▼▼▼
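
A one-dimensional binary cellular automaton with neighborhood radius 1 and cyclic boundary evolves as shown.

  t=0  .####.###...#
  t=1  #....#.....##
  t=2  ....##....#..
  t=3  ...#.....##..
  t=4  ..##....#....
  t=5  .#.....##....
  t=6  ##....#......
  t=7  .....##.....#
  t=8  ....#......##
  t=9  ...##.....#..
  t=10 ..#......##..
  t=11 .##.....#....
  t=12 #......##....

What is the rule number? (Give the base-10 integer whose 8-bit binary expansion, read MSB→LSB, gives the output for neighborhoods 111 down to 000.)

38

  ###|.  b7=0 t=0,i=2
  ##.|.  b6=0 t=0,i=4
  #.#|#  b5=1 t=0,i=0
  #..|.  b4=0 t=0,i=9
  .##|.  b3=0 t=0,i=1
  .#.|#  b2=1 t=0,i=12
  ..#|#  b1=1 t=0,i=11
  ...|.  b0=0 t=0,i=10
  bits 00100110 = 38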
▲▲▲
## Directions for this task
Reproduce the whole listing above, word for word.

## Written solution
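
A one-dimensional binary cellular automaton with neighborhood radius 1 and cyclic boundary evolves as shown.

  t=0  .####.###...#
  t=1  #....#.....##
  t=2  ....##....#..
  t=3  ...#.....##..
  t=4  ..##....#....
  t=5  .#.....##....
  t=6  ##....#......
  t=7  .....##.....#
  t=8  ....#......##
  t=9  ...##.....#..
  t=10 ..#......##..
  t=11 .##.....#....
  t=12 #......##....

What is the rule number? (Give the base-10 integer whose 8-bit binary expansion, read MSB→LSB, gives the output for neighborhoods 111 down to 000.)

38

  ###|.  b7=0 t=0,i=2
  ##.|.  b6=0 t=0,i=4
  #.#|#  b5=1 t=0,i=0
  #..|.  b4=0 t=0,i=9
  .##|.  b3=0 t=0,i=1
  .#.|#  b2=1 t=0,i=12
  ..#|#  b1=1 t=0,i=11
  ...|.  b0=0 t=0,i=10
  bits 00100110 = 38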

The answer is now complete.